● **THE PROBLEM**
Without skipping or changing anything, print all the entries.

+--

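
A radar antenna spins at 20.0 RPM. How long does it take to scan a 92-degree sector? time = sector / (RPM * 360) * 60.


t = 92 / (20.0 * 360) * 60 = 0.77 s

0.77 s


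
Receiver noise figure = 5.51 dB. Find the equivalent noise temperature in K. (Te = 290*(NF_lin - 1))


NF_lin = 10^(5.51/10) = 3.556313
Te = 290 * (3.556313 - 1) = 741.3 K

741.3 K


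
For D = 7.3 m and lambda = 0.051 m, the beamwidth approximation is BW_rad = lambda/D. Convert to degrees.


BW_rad = 0.051 / 7.3 = 0.006986
BW_deg = 0.4 degrees

0.4 degrees


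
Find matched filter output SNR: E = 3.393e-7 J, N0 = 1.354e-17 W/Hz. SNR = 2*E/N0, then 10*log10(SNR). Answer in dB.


SNR_lin = 2 * 3.393e-7 / 1.354e-17 = 5.012e10
SNR_dB = 10*log10(5.012e10) = 107.0 dB

107.0 dB


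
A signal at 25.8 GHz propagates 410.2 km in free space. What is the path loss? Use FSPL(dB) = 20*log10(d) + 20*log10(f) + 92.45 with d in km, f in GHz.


20*log10(410.2) = 52.26
20*log10(25.8) = 28.23
FSPL = 172.9 dB

172.9 dB


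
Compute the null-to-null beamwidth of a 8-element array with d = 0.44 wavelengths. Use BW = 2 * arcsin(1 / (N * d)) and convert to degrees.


1/(N*d) = 1/(8*0.44) = 0.284091
BW = 2*arcsin(0.284091) = 33.0 degrees

33.0 degrees


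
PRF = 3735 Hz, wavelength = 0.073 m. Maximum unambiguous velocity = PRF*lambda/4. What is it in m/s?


V_ua = 3735 * 0.073 / 4 = 68.2 m/s

68.2 m/s


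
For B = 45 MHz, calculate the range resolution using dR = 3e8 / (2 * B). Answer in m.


dR = 3e8 / (2 * 45000000.0) = 3.33 m

3.33 m


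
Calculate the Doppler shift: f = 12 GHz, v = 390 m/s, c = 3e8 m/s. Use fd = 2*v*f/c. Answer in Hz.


fd = 2 * 390 * 12000000000.0 / 3e8 = 31200.0 Hz

31200.0 Hz


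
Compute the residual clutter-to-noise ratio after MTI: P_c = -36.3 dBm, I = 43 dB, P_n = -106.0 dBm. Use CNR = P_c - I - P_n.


CNR = -36.3 - 43 - (-106.0) = 26.7 dB

26.7 dB


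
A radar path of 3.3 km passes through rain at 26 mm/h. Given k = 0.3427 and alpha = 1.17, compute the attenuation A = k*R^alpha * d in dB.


gamma = 0.3427 * 26^1.17 = 15.503613 dB/km
A = 15.503613 * 3.3 = 51.16 dB

51.16 dB


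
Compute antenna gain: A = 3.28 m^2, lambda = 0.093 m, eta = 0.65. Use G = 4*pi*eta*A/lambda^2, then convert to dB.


G_linear = 4*pi*0.65*3.28/0.093^2 = 3097.64
G_dB = 10*log10(3097.64) = 34.9 dB

34.9 dB


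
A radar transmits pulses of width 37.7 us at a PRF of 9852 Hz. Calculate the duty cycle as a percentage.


DC = 37.7e-6 * 9852 * 100 = 37.14%

37.14%


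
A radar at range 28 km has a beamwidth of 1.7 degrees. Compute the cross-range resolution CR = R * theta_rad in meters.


BW_rad = 0.029670597
CR = 28000 * 0.029670597 = 830.8 m

830.8 m


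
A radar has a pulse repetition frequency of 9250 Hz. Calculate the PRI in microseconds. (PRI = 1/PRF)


PRI = 1/9250 = 0.0001081081 s = 108.1 us

108.1 us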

+--

● **ANSWER AREA**
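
A radar antenna spins at 20.0 RPM. How long does it take to scan a 92-degree sector? time = sector / (RPM * 360) * 60.


t = 92 / (20.0 * 360) * 60 = 0.77 s

0.77 s


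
Receiver noise figure = 5.51 dB. Find the equivalent noise temperature in K. (Te = 290*(NF_lin - 1))


NF_lin = 10^(5.51/10) = 3.556313
Te = 290 * (3.556313 - 1) = 741.3 K

741.3 K


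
For D = 7.3 m and lambda = 0.051 m, the beamwidth approximation is BW_rad = lambda/D. Convert to degrees.


BW_rad = 0.051 / 7.3 = 0.006986
BW_deg = 0.4 degrees

0.4 degrees


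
Find matched filter output SNR: E = 3.393e-7 J, N0 = 1.354e-17 W/Hz. SNR = 2*E/N0, then 10*log10(SNR). Answer in dB.


SNR_lin = 2 * 3.393e-7 / 1.354e-17 = 5.012e10
SNR_dB = 10*log10(5.012e10) = 107.0 dB

107.0 dB


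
A signal at 25.8 GHz propagates 410.2 km in free space. What is the path loss? Use FSPL(dB) = 20*log10(d) + 20*log10(f) + 92.45 with d in km, f in GHz.


20*log10(410.2) = 52.26
20*log10(25.8) = 28.23
FSPL = 172.9 dB

172.9 dB


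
Compute the null-to-null beamwidth of a 8-element array with d = 0.44 wavelengths. Use BW = 2 * arcsin(1 / (N * d)) and convert to degrees.


1/(N*d) = 1/(8*0.44) = 0.284091
BW = 2*arcsin(0.284091) = 33.0 degrees

33.0 degrees


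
PRF = 3735 Hz, wavelength = 0.073 m. Maximum unambiguous velocity = PRF*lambda/4. What is it in m/s?


V_ua = 3735 * 0.073 / 4 = 68.2 m/s

68.2 m/s


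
For B = 45 MHz, calculate the range resolution using dR = 3e8 / (2 * B). Answer in m.


dR = 3e8 / (2 * 45000000.0) = 3.33 m

3.33 m


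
Calculate the Doppler shift: f = 12 GHz, v = 390 m/s, c = 3e8 m/s. Use fd = 2*v*f/c. Answer in Hz.


fd = 2 * 390 * 12000000000.0 / 3e8 = 31200.0 Hz

31200.0 Hz


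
Compute the residual clutter-to-noise ratio after MTI: P_c = -36.3 dBm, I = 43 dB, P_n = -106.0 dBm. Use CNR = P_c - I - P_n.


CNR = -36.3 - 43 - (-106.0) = 26.7 dB

26.7 dB


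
A radar path of 3.3 km passes through rain at 26 mm/h. Given k = 0.3427 and alpha = 1.17, compute the attenuation A = k*R^alpha * d in dB.


gamma = 0.3427 * 26^1.17 = 15.503613 dB/km
A = 15.503613 * 3.3 = 51.16 dB

51.16 dB


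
Compute antenna gain: A = 3.28 m^2, lambda = 0.093 m, eta = 0.65. Use G = 4*pi*eta*A/lambda^2, then convert to dB.


G_linear = 4*pi*0.65*3.28/0.093^2 = 3097.64
G_dB = 10*log10(3097.64) = 34.9 dB

34.9 dB


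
A radar transmits pulses of width 37.7 us at a PRF of 9852 Hz. Calculate the duty cycle as a percentage.


DC = 37.7e-6 * 9852 * 100 = 37.14%

37.14%


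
A radar at range 28 km has a beamwidth of 1.7 degrees. Compute the cross-range resolution CR = R * theta_rad in meters.


BW_rad = 0.029670597
CR = 28000 * 0.029670597 = 830.8 m

830.8 m


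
A radar has a pulse repetition frequency of 9250 Hz. Calculate the PRI in microseconds. (PRI = 1/PRF)


PRI = 1/9250 = 0.0001081081 s = 108.1 us

108.1 us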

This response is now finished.